───── DATA FOR THIS EXERCISE ─────

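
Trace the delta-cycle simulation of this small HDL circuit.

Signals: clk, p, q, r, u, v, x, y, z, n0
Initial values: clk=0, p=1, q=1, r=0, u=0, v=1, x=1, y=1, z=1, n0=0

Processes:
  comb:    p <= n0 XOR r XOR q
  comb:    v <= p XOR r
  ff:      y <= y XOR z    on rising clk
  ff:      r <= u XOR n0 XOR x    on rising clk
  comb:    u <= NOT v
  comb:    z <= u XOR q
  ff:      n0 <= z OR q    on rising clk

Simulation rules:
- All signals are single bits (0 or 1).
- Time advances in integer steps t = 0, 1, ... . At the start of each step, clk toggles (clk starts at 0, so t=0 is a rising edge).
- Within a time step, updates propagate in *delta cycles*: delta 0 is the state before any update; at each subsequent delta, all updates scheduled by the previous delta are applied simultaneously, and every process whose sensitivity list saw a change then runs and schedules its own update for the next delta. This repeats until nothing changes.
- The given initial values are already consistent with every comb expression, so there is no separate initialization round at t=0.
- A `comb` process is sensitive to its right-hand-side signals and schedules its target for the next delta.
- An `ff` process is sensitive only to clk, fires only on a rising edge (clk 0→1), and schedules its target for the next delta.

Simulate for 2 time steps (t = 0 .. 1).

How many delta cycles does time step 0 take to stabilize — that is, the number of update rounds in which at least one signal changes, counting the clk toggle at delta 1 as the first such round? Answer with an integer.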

─────

Output the entries above word for word.

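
Trace the delta-cycle simulation of this small HDL circuit.

Signals: clk, p, q, r, u, v, x, y, z, n0
Initial values: clk=0, p=1, q=1, r=0, u=0, v=1, x=1, y=1, z=1, n0=0

Processes:
  comb:    p <= n0 XOR r XOR q
  comb:    v <= p XOR r
  ff:      y <= y XOR z    on rising clk
  ff:      r <= u XOR n0 XOR x    on rising clk
  comb:    u <= NOT v
  comb:    z <= u XOR q
  ff:      n0 <= z OR q    on rising clk

Simulation rules:
- All signals are single bits (0 or 1).
- Time advances in integer steps t = 0, 1, ... . At the start of each step, clk toggles (clk starts at 0, so t=0 is a rising edge).
- Within a time step, updates propagate in *delta cycles*: delta 0 is the state before any update; at each subsequent delta, all updates scheduled by the previous delta are applied simultaneously, and every process whose sensitivity list saw a change then runs and schedules its own update for the next delta. This repeats until nothing changes.
- The given initial values are already consistent with every comb expression, so there is no separate initialization round at t=0.
- A `comb` process is sensitive to its right-hand-side signals and schedules its target for the next delta.
- An `ff` process is sensitive only to clk, fires only on a rising edge (clk 0→1), and schedules its target for the next delta.

Simulate for 2 time steps (t = 0 .. 1).

How many delta cycles does time step 0 take to stabilize — that is, the number of update rounds in which at least one signal changes, counting the clk toggle at delta 1 as the first such round? Answer with an integer.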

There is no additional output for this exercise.